Your response should be the complete data, transcribed exactly.

##### Material for this exercise

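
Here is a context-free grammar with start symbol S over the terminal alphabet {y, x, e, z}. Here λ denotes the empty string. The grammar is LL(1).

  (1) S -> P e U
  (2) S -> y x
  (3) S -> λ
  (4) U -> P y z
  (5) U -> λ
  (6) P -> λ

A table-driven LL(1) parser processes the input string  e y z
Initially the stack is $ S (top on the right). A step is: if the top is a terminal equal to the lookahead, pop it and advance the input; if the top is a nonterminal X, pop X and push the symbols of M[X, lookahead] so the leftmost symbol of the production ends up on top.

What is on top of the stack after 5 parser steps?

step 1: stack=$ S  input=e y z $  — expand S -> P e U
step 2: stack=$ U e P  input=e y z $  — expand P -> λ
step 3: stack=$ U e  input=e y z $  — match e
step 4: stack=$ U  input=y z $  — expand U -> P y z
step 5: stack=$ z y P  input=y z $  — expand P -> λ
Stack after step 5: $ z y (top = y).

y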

##########

■ Problem solution:
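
Here is a context-free grammar with start symbol S over the terminal alphabet {y, x, e, z}. Here λ denotes the empty string. The grammar is LL(1).

  (1) S -> P e U
  (2) S -> y x
  (3) S -> λ
  (4) U -> P y z
  (5) U -> λ
  (6) P -> λ

A table-driven LL(1) parser processes the input string  e y z
Initially the stack is $ S (top on the right). A step is: if the top is a terminal equal to the lookahead, pop it and advance the input; if the top is a nonterminal X, pop X and push the symbols of M[X, lookahead] so the leftmost symbol of the production ends up on top.

What is on top of the stack after 5 parser steps?

step 1: stack=$ S  input=e y z $  — expand S -> P e U
step 2: stack=$ U e P  input=e y z $  — expand P -> λ
step 3: stack=$ U e  input=e y z $  — match e
step 4: stack=$ U  input=y z $  — expand U -> P y z
step 5: stack=$ z y P  input=y z $  — expand P -> λ
Stack after step 5: $ z y (top = y).

y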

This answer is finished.